[TASK OBJECTIVE]: From the data, return each line holding the word "unfolds".

Segment Start: RECORDS FOR THIS EXERCISE

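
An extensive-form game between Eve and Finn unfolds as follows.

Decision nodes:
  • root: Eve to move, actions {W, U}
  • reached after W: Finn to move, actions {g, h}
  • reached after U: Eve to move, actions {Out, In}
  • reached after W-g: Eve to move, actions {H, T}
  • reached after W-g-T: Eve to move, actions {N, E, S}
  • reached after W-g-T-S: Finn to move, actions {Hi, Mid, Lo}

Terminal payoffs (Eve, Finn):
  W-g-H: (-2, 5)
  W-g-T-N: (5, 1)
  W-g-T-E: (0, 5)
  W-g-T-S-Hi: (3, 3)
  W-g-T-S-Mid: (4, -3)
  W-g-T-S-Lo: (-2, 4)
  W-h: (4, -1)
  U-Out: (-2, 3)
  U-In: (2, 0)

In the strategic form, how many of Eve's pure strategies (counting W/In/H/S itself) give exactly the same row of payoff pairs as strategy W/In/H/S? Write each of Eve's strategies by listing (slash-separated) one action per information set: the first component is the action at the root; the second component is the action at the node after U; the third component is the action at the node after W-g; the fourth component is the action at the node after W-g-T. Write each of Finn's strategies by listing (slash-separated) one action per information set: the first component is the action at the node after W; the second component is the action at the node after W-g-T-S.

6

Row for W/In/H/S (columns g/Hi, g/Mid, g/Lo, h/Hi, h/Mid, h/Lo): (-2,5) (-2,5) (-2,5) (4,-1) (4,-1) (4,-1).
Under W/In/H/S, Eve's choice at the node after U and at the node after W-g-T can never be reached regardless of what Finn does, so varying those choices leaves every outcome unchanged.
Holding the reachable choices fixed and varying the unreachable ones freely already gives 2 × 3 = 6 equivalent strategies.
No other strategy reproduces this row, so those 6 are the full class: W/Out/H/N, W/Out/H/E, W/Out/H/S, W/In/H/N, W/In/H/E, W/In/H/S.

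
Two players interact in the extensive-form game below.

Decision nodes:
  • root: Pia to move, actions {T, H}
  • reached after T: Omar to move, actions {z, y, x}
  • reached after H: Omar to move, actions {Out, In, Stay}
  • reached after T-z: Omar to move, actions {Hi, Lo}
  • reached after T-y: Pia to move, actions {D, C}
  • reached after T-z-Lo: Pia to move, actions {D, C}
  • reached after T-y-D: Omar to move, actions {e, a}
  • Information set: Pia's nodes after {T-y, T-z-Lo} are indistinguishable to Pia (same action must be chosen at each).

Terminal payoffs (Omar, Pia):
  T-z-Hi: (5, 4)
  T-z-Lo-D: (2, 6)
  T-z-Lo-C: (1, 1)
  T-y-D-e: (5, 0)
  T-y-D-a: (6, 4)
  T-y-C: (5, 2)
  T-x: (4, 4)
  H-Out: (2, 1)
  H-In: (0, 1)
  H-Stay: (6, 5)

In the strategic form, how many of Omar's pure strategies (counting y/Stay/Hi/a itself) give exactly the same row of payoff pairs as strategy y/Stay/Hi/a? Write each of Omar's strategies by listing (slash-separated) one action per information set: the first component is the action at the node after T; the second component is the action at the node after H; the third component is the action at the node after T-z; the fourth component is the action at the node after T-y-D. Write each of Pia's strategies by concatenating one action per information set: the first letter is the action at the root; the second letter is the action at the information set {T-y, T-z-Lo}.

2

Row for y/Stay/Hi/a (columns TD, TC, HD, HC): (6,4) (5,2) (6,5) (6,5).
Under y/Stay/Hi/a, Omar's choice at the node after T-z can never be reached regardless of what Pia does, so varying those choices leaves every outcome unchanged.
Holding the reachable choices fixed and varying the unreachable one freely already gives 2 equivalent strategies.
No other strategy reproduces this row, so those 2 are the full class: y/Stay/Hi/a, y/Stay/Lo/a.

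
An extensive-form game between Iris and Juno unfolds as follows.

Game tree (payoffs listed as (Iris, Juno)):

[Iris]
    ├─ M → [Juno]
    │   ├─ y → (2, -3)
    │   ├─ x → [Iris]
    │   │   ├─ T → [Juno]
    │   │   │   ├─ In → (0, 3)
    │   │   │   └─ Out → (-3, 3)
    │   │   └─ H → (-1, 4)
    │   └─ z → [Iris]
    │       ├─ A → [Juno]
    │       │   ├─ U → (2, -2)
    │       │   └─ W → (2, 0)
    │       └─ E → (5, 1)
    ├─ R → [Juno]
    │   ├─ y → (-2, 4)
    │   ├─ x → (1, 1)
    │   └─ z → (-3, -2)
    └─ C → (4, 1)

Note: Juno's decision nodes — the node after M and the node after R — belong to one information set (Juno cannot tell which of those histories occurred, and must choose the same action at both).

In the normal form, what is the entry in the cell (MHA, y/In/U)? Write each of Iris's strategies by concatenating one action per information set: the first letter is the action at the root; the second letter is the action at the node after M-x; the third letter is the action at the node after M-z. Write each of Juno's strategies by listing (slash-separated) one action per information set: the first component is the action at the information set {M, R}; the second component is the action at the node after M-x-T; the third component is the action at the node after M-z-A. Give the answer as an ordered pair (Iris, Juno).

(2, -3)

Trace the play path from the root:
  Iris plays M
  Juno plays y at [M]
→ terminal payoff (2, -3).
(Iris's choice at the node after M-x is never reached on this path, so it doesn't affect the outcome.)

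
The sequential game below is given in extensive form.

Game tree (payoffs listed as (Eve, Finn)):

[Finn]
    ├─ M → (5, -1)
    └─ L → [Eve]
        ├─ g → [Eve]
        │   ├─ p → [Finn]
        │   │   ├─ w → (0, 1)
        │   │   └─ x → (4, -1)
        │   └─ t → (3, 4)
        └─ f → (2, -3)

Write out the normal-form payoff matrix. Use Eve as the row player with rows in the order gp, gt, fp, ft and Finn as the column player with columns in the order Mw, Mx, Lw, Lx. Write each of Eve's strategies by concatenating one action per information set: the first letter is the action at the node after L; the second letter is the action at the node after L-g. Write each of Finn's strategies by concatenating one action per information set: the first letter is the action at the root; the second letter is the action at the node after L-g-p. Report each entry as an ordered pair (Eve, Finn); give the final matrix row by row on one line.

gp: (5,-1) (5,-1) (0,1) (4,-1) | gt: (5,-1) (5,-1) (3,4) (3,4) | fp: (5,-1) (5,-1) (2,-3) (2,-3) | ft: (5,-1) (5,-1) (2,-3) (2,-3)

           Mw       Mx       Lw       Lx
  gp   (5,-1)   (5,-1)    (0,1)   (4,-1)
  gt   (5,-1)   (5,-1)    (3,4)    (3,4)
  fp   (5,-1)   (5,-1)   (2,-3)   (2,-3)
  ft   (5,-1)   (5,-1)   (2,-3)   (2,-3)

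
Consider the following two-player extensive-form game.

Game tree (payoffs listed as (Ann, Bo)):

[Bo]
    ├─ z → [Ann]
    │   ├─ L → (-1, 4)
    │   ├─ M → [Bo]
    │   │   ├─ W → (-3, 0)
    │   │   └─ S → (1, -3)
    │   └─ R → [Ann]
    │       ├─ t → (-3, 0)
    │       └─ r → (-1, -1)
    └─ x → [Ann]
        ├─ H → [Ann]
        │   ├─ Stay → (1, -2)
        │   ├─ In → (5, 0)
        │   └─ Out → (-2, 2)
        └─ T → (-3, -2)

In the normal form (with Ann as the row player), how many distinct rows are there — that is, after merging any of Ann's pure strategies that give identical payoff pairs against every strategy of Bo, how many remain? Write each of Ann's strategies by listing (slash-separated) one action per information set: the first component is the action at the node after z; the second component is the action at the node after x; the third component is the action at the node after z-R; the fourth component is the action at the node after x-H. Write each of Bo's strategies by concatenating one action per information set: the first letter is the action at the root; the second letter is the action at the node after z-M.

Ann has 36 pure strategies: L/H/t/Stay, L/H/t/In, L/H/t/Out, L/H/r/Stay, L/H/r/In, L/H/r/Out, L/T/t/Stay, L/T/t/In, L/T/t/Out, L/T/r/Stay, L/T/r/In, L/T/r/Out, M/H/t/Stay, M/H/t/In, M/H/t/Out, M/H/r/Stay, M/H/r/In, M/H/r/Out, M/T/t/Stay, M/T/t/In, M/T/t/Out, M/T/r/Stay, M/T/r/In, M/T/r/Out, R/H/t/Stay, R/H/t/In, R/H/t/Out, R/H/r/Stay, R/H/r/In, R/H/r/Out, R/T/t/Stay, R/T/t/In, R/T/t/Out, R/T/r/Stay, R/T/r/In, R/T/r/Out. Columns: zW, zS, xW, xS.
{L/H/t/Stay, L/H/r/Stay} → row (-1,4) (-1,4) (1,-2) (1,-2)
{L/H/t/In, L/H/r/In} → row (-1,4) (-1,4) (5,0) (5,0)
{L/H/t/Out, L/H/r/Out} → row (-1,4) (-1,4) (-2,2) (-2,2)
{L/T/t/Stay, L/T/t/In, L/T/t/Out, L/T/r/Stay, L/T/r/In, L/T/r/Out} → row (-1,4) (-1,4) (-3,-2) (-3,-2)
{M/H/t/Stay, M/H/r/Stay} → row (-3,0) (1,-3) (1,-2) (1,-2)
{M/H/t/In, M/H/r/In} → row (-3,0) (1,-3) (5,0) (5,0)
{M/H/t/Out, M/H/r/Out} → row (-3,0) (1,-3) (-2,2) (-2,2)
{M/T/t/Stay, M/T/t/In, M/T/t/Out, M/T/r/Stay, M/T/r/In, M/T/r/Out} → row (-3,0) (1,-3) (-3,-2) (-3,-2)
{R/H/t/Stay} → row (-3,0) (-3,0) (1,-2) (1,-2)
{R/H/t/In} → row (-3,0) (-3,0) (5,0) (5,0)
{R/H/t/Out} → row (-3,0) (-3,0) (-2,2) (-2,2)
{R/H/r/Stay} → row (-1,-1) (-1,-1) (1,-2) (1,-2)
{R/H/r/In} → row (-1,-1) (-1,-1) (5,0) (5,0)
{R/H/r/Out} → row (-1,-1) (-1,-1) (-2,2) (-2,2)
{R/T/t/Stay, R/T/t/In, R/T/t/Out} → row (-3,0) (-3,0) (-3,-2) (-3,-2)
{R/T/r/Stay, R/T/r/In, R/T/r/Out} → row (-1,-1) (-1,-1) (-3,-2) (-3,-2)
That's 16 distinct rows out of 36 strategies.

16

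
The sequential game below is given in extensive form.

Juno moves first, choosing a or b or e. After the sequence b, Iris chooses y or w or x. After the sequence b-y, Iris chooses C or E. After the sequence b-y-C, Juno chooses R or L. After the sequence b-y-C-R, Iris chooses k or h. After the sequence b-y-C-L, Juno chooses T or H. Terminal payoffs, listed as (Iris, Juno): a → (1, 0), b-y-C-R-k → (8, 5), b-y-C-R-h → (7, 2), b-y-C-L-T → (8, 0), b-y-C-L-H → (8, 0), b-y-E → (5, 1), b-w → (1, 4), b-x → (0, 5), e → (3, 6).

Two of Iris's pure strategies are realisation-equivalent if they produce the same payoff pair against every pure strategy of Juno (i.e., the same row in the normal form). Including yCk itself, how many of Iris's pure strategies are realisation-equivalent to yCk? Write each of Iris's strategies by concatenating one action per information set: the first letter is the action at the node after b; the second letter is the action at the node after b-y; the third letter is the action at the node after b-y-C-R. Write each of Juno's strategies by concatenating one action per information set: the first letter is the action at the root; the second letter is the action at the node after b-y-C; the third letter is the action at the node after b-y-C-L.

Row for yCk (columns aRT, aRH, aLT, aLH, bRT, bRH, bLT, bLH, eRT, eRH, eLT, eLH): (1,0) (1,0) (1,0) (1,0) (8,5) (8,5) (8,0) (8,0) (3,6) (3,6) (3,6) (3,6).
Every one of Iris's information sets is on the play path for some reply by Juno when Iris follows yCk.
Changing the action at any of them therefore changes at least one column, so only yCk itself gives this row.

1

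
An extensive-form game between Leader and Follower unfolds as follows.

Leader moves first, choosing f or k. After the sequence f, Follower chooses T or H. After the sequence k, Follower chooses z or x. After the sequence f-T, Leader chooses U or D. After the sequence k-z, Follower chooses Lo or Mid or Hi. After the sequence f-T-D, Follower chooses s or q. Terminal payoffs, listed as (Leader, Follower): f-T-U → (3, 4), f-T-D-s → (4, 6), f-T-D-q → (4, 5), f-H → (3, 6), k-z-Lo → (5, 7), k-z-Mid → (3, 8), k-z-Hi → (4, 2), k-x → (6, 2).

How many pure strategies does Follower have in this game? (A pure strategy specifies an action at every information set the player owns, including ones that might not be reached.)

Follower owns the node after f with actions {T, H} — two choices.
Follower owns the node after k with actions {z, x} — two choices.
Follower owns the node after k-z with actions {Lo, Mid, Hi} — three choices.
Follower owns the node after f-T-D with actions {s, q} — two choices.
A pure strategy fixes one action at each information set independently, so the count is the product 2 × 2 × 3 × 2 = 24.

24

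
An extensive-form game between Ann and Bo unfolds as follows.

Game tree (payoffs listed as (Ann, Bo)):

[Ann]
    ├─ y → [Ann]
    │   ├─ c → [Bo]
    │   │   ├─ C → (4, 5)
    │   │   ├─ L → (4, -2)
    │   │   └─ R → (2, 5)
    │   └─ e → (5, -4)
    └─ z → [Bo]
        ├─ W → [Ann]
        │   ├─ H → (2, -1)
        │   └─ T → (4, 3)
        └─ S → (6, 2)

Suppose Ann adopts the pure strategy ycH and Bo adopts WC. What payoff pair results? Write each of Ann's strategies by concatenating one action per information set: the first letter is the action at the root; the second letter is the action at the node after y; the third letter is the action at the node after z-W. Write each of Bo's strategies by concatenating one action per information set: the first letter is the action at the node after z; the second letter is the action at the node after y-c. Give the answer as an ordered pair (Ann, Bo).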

Segment End: RECORDS FOR THIS EXERCISE

[COMPLETED EXERCISE]:
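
An extensive-form game between Eve and Finn unfolds as follows.
An extensive-form game between Iris and Juno unfolds as follows.
An extensive-form game between Leader and Follower unfolds as follows.
An extensive-form game between Ann and Bo unfolds as follows.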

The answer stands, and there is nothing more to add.